--- Recorded information ---
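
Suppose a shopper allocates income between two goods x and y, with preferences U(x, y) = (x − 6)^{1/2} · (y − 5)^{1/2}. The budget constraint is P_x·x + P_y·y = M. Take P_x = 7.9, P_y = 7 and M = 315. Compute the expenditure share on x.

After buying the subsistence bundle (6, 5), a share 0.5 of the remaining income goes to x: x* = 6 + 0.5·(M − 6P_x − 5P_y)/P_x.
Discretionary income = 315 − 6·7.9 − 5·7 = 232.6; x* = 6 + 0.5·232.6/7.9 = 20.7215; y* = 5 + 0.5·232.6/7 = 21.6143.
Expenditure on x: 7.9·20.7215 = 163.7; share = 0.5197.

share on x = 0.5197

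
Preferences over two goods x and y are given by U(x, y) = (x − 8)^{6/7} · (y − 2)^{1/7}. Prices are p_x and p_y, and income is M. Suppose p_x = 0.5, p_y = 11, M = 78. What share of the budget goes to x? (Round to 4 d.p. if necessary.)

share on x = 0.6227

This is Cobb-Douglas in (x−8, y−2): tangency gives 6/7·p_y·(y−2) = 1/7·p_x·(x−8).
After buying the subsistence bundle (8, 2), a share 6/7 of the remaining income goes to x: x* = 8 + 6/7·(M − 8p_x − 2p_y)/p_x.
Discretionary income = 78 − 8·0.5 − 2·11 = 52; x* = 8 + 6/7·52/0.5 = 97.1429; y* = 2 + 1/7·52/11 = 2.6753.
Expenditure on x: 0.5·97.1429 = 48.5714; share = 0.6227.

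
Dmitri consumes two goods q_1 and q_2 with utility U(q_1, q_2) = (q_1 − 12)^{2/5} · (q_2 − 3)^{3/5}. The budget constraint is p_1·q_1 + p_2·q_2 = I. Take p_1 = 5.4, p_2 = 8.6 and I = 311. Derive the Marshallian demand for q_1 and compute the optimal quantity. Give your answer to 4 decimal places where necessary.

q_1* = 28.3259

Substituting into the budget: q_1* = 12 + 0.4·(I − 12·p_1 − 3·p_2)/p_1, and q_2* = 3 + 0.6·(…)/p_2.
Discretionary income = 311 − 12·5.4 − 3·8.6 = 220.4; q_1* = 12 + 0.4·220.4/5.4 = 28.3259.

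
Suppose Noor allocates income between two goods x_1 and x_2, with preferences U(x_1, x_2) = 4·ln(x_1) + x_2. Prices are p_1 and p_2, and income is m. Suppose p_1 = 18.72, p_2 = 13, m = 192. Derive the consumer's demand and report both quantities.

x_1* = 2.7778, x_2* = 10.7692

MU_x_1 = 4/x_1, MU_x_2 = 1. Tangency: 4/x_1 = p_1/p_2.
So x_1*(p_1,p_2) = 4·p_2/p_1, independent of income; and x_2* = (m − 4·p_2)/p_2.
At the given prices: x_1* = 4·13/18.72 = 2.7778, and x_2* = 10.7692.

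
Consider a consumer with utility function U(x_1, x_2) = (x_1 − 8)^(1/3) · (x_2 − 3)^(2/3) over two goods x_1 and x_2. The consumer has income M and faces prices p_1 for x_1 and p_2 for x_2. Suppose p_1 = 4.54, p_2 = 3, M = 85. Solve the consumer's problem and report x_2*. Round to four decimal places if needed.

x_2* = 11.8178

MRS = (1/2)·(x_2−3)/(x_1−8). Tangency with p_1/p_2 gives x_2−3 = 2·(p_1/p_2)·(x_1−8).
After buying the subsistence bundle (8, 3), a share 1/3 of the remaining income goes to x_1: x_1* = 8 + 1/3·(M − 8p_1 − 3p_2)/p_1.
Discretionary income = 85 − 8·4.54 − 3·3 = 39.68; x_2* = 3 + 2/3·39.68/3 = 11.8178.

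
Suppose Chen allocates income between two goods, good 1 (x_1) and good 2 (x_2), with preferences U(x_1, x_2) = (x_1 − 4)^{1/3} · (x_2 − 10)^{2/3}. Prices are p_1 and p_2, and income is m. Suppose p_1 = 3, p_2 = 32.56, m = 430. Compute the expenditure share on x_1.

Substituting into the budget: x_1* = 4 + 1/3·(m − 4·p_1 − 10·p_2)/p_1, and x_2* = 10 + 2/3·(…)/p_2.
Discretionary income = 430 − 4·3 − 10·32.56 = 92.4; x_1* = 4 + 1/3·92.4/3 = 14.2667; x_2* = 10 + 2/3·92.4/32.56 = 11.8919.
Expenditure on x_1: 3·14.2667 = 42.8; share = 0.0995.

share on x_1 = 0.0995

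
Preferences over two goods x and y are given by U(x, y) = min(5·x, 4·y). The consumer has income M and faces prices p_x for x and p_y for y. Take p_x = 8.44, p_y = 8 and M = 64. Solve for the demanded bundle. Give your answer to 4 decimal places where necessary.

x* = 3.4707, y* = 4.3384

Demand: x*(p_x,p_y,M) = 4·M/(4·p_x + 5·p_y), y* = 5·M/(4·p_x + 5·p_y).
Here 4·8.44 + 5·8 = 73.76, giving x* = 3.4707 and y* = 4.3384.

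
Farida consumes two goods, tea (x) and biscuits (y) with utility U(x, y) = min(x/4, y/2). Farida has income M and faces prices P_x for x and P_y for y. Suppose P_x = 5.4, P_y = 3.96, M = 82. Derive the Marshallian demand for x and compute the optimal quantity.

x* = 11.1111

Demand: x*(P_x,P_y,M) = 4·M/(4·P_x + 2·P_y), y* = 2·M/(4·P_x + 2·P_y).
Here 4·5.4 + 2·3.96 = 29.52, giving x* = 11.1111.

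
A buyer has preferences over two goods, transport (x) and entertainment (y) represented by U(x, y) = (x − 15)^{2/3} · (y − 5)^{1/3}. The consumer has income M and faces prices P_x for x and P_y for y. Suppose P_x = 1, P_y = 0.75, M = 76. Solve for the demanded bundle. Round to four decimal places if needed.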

--- Exercise aim ---
Retype all of the material above. Do not alter a single word.

--- Result ---
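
Suppose a shopper allocates income between two goods x and y, with preferences U(x, y) = (x − 6)^{1/2} · (y − 5)^{1/2}. The budget constraint is P_x·x + P_y·y = M. Take P_x = 7.9, P_y = 7 and M = 315. Compute the expenditure share on x.

After buying the subsistence bundle (6, 5), a share 0.5 of the remaining income goes to x: x* = 6 + 0.5·(M − 6P_x − 5P_y)/P_x.
Discretionary income = 315 − 6·7.9 − 5·7 = 232.6; x* = 6 + 0.5·232.6/7.9 = 20.7215; y* = 5 + 0.5·232.6/7 = 21.6143.
Expenditure on x: 7.9·20.7215 = 163.7; share = 0.5197.

share on x = 0.5197

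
Preferences over two goods x and y are given by U(x, y) = (x − 8)^{6/7} · (y − 2)^{1/7}. Prices are p_x and p_y, and income is M. Suppose p_x = 0.5, p_y = 11, M = 78. What share of the budget goes to x? (Round to 4 d.p. if necessary.)

share on x = 0.6227

This is Cobb-Douglas in (x−8, y−2): tangency gives 6/7·p_y·(y−2) = 1/7·p_x·(x−8).
After buying the subsistence bundle (8, 2), a share 6/7 of the remaining income goes to x: x* = 8 + 6/7·(M − 8p_x − 2p_y)/p_x.
Discretionary income = 78 − 8·0.5 − 2·11 = 52; x* = 8 + 6/7·52/0.5 = 97.1429; y* = 2 + 1/7·52/11 = 2.6753.
Expenditure on x: 0.5·97.1429 = 48.5714; share = 0.6227.

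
Dmitri consumes two goods q_1 and q_2 with utility U(q_1, q_2) = (q_1 − 12)^{2/5} · (q_2 − 3)^{3/5}. The budget constraint is p_1·q_1 + p_2·q_2 = I. Take p_1 = 5.4, p_2 = 8.6 and I = 311. Derive the Marshallian demand for q_1 and compute the optimal quantity. Give your answer to 4 decimal places where necessary.

q_1* = 28.3259

Substituting into the budget: q_1* = 12 + 0.4·(I − 12·p_1 − 3·p_2)/p_1, and q_2* = 3 + 0.6·(…)/p_2.
Discretionary income = 311 − 12·5.4 − 3·8.6 = 220.4; q_1* = 12 + 0.4·220.4/5.4 = 28.3259.

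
Suppose Noor allocates income between two goods x_1 and x_2, with preferences U(x_1, x_2) = 4·ln(x_1) + x_2. Prices are p_1 and p_2, and income is m. Suppose p_1 = 18.72, p_2 = 13, m = 192. Derive the consumer's demand and report both quantities.

x_1* = 2.7778, x_2* = 10.7692

MU_x_1 = 4/x_1, MU_x_2 = 1. Tangency: 4/x_1 = p_1/p_2.
So x_1*(p_1,p_2) = 4·p_2/p_1, independent of income; and x_2* = (m − 4·p_2)/p_2.
At the given prices: x_1* = 4·13/18.72 = 2.7778, and x_2* = 10.7692.

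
Consider a consumer with utility function U(x_1, x_2) = (x_1 − 8)^(1/3) · (x_2 − 3)^(2/3) over two goods x_1 and x_2. The consumer has income M and faces prices p_1 for x_1 and p_2 for x_2. Suppose p_1 = 4.54, p_2 = 3, M = 85. Solve the consumer's problem and report x_2*. Round to four decimal places if needed.

x_2* = 11.8178

MRS = (1/2)·(x_2−3)/(x_1−8). Tangency with p_1/p_2 gives x_2−3 = 2·(p_1/p_2)·(x_1−8).
After buying the subsistence bundle (8, 3), a share 1/3 of the remaining income goes to x_1: x_1* = 8 + 1/3·(M − 8p_1 − 3p_2)/p_1.
Discretionary income = 85 − 8·4.54 − 3·3 = 39.68; x_2* = 3 + 2/3·39.68/3 = 11.8178.

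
Suppose Chen allocates income between two goods, good 1 (x_1) and good 2 (x_2), with preferences U(x_1, x_2) = (x_1 − 4)^{1/3} · (x_2 − 10)^{2/3}. Prices are p_1 and p_2, and income is m. Suppose p_1 = 3, p_2 = 32.56, m = 430. Compute the expenditure share on x_1.

Substituting into the budget: x_1* = 4 + 1/3·(m − 4·p_1 − 10·p_2)/p_1, and x_2* = 10 + 2/3·(…)/p_2.
Discretionary income = 430 − 4·3 − 10·32.56 = 92.4; x_1* = 4 + 1/3·92.4/3 = 14.2667; x_2* = 10 + 2/3·92.4/32.56 = 11.8919.
Expenditure on x_1: 3·14.2667 = 42.8; share = 0.0995.

share on x_1 = 0.0995

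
Preferences over two goods x and y are given by U(x, y) = min(5·x, 4·y). The consumer has income M and faces prices p_x for x and p_y for y. Take p_x = 8.44, p_y = 8 and M = 64. Solve for the demanded bundle. Give your answer to 4 decimal places where necessary.

x* = 3.4707, y* = 4.3384

Demand: x*(p_x,p_y,M) = 4·M/(4·p_x + 5·p_y), y* = 5·M/(4·p_x + 5·p_y).
Here 4·8.44 + 5·8 = 73.76, giving x* = 3.4707 and y* = 4.3384.

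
Farida consumes two goods, tea (x) and biscuits (y) with utility U(x, y) = min(x/4, y/2). Farida has income M and faces prices P_x for x and P_y for y. Suppose P_x = 5.4, P_y = 3.96, M = 82. Derive the Marshallian demand for x and compute the optimal quantity.

x* = 11.1111

Demand: x*(P_x,P_y,M) = 4·M/(4·P_x + 2·P_y), y* = 2·M/(4·P_x + 2·P_y).
Here 4·5.4 + 2·3.96 = 29.52, giving x* = 11.1111.

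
A buyer has preferences over two goods, transport (x) and entertainment (y) represented by U(x, y) = (x − 15)^{2/3} · (y − 5)^{1/3}. The consumer has income M and faces prices P_x for x and P_y for y. Suppose P_x = 1, P_y = 0.75, M = 76. Solve for the demanded bundle. Round to four decimal places if needed.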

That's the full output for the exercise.